### What the task asks
In the listing below, find the line containing "S_1(t) = 18" and the line containing "Let p be the cubic". Repeat exactly those two lines and every line between them.

+ + +

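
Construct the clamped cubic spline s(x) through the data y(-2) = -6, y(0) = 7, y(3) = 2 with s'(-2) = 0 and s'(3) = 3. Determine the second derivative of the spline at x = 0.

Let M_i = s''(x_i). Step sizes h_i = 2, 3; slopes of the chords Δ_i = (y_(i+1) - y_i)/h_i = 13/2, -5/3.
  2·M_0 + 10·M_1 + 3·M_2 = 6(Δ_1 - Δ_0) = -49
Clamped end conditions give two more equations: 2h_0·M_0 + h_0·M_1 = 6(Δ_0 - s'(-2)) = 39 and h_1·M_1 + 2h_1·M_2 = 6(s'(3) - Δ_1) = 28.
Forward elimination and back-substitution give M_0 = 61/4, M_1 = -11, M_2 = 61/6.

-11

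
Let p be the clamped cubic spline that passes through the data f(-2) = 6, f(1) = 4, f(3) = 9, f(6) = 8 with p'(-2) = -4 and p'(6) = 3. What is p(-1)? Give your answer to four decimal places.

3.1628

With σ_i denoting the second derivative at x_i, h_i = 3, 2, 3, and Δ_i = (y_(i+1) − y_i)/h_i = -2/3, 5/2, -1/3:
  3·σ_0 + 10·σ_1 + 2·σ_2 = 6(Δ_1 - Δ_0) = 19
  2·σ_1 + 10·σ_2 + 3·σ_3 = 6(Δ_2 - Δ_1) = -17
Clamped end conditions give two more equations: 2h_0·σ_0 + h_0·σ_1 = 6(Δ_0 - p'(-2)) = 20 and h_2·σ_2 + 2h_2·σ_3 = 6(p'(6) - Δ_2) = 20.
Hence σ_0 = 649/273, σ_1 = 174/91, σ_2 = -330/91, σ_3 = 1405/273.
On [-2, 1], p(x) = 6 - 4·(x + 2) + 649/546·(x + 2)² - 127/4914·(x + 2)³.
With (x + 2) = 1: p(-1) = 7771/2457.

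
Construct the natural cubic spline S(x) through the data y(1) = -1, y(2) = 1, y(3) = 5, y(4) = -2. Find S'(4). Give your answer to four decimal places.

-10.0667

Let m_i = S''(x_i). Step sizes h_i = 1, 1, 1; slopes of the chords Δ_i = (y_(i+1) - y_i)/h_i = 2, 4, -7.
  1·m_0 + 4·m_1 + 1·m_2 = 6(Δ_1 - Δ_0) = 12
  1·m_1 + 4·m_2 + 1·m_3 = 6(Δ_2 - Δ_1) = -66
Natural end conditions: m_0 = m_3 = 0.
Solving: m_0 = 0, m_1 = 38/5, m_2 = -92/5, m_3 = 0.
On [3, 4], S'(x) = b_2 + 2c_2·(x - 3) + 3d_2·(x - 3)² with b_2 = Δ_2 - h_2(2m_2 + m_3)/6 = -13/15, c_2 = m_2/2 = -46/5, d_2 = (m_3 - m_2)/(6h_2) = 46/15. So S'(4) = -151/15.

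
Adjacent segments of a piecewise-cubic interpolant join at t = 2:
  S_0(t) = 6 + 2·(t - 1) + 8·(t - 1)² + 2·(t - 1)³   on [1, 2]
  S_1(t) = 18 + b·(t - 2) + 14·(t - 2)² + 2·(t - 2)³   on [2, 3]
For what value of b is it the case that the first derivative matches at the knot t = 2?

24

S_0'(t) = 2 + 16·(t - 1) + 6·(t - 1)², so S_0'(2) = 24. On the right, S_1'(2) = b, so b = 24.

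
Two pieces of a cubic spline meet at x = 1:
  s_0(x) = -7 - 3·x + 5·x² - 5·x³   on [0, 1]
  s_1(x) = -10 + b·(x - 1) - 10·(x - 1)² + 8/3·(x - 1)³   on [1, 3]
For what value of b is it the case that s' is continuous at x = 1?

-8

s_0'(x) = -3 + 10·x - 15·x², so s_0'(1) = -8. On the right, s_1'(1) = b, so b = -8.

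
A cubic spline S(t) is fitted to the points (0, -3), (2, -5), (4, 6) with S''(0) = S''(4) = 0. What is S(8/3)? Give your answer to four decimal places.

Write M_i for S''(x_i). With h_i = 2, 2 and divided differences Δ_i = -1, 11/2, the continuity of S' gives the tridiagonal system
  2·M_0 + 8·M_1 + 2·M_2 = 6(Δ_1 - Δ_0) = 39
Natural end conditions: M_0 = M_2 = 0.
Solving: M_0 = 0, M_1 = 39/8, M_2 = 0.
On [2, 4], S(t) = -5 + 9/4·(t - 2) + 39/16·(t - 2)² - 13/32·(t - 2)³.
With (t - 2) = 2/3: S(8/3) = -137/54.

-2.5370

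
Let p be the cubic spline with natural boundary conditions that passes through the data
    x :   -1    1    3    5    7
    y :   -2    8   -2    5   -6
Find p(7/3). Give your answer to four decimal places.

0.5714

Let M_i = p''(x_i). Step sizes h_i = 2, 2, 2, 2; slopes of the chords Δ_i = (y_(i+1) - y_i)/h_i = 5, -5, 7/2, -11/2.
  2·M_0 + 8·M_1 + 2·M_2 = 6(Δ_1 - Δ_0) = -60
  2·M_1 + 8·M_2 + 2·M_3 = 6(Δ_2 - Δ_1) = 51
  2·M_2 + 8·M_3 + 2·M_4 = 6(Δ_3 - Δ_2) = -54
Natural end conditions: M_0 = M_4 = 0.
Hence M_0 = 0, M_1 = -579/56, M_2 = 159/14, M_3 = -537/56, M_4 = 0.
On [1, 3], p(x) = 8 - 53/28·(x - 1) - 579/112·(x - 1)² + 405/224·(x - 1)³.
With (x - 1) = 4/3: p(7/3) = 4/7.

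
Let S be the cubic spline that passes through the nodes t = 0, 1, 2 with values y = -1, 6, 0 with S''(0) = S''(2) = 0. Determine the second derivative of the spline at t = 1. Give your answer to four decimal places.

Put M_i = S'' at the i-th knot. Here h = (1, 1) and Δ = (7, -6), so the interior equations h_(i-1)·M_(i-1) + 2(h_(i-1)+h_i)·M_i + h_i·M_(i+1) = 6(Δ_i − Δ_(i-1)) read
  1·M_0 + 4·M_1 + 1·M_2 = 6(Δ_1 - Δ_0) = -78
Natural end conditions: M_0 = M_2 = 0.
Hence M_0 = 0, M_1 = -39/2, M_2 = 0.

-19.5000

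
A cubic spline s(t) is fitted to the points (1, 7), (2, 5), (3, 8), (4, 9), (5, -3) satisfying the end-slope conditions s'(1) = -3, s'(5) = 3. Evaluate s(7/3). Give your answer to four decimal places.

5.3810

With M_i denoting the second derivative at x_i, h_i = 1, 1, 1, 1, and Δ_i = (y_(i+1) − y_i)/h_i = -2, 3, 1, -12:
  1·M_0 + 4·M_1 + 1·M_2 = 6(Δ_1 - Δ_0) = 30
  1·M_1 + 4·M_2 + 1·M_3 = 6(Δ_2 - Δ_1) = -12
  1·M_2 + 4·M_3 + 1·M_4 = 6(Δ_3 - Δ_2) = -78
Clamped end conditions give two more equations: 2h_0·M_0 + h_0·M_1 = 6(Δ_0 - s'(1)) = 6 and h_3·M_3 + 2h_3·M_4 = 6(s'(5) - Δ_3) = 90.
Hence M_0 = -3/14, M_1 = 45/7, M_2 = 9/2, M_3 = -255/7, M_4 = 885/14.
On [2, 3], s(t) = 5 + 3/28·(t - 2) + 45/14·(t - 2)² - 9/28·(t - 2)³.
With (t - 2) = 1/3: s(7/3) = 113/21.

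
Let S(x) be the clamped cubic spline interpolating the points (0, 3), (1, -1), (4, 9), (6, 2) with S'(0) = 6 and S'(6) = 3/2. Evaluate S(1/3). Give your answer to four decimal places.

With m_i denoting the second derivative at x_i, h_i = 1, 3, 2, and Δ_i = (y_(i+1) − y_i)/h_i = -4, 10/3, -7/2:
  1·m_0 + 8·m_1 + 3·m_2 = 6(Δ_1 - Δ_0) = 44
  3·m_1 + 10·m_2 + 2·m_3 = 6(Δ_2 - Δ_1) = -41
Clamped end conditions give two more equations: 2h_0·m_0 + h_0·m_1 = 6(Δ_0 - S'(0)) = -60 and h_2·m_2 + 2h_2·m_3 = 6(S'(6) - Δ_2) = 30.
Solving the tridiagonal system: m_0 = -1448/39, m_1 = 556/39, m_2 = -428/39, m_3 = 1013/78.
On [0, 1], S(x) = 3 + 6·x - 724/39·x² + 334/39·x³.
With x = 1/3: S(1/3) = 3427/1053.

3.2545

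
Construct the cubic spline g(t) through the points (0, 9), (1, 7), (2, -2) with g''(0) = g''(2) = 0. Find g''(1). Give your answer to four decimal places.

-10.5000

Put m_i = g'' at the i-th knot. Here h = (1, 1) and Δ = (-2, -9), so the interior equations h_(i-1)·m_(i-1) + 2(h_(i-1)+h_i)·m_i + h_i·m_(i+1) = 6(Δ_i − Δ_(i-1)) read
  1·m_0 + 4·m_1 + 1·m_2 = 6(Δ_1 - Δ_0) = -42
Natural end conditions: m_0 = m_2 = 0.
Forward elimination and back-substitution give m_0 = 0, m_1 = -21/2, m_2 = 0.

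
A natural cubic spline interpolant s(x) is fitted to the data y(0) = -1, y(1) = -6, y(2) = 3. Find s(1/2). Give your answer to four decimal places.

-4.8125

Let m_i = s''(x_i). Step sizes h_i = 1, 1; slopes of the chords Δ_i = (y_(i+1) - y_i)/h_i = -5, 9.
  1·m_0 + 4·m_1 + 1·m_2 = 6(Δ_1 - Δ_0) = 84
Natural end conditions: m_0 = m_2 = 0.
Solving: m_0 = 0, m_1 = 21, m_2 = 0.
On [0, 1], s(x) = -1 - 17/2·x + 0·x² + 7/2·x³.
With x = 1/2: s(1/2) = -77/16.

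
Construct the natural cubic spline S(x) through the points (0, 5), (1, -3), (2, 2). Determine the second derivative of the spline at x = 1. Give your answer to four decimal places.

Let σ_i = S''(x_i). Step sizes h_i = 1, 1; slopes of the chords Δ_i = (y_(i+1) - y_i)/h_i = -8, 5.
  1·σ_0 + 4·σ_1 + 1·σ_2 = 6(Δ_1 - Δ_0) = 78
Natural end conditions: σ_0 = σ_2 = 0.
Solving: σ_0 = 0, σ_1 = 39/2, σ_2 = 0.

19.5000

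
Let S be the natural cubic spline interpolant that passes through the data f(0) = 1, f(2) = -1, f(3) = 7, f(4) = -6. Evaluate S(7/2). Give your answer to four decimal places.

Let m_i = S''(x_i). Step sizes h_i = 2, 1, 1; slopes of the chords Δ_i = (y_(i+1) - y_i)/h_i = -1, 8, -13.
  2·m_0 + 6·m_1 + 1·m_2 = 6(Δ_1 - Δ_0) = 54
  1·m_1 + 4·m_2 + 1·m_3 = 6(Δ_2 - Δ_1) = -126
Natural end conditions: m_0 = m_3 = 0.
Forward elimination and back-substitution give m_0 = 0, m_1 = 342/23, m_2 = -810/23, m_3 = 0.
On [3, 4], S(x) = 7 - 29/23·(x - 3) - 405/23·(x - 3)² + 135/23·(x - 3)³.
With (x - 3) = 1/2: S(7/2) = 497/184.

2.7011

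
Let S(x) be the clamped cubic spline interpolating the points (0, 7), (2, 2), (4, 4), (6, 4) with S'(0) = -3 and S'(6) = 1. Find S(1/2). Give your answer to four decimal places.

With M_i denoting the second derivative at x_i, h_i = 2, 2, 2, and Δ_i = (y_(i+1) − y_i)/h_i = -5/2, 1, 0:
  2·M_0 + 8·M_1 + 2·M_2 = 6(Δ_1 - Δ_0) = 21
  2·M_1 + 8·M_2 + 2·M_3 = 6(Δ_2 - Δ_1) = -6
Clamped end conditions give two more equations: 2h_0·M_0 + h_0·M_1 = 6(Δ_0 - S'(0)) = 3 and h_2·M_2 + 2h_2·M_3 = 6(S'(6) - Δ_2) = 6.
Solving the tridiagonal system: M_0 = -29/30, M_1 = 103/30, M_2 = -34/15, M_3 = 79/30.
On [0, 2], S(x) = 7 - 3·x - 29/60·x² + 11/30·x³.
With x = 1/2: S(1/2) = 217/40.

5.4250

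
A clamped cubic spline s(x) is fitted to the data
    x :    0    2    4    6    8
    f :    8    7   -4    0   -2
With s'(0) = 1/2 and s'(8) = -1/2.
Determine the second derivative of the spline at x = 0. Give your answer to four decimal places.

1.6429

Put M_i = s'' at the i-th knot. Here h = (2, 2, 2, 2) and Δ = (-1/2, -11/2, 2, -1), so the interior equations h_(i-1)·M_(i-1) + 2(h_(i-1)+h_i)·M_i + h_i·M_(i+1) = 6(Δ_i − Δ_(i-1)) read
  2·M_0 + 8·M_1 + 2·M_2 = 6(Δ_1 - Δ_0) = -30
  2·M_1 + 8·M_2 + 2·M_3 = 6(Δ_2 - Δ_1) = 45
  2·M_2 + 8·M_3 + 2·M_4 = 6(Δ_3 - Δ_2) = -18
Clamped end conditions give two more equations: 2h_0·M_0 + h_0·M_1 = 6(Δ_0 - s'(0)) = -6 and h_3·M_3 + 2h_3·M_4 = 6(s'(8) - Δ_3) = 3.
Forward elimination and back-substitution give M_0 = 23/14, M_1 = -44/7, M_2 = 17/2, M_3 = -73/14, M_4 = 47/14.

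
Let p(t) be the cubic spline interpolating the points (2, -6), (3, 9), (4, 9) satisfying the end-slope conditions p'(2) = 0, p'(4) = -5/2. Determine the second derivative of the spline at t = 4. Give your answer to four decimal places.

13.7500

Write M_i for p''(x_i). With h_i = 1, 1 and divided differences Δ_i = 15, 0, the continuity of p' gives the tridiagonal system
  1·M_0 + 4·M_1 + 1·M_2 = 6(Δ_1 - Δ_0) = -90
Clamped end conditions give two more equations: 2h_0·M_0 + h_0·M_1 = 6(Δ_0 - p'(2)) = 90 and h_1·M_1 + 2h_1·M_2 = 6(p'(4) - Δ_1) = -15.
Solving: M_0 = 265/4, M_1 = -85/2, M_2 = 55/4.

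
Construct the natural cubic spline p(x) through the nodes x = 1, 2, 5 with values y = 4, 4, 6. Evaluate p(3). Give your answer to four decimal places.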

+ + +

### Exercise answer
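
  S_1(t) = 18 + b·(t - 2) + 14·(t - 2)² + 2·(t - 2)³   on [2, 3]
For what value of b is it the case that the first derivative matches at the knot t = 2?

24

S_0'(t) = 2 + 16·(t - 1) + 6·(t - 1)², so S_0'(2) = 24. On the right, S_1'(2) = b, so b = 24.

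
Two pieces of a cubic spline meet at x = 1:
  s_0(x) = -7 - 3·x + 5·x² - 5·x³   on [0, 1]
  s_1(x) = -10 + b·(x - 1) - 10·(x - 1)² + 8/3·(x - 1)³   on [1, 3]
For what value of b is it the case that s' is continuous at x = 1?

-8

s_0'(x) = -3 + 10·x - 15·x², so s_0'(1) = -8. On the right, s_1'(1) = b, so b = -8.

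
A cubic spline S(t) is fitted to the points (0, -3), (2, -5), (4, 6) with S''(0) = S''(4) = 0. What is S(8/3)? Give your answer to four decimal places.

Write M_i for S''(x_i). With h_i = 2, 2 and divided differences Δ_i = -1, 11/2, the continuity of S' gives the tridiagonal system
  2·M_0 + 8·M_1 + 2·M_2 = 6(Δ_1 - Δ_0) = 39
Natural end conditions: M_0 = M_2 = 0.
Solving: M_0 = 0, M_1 = 39/8, M_2 = 0.
On [2, 4], S(t) = -5 + 9/4·(t - 2) + 39/16·(t - 2)² - 13/32·(t - 2)³.
With (t - 2) = 2/3: S(8/3) = -137/54.

-2.5370

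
Let p be the cubic spline with natural boundary conditions that passes through the data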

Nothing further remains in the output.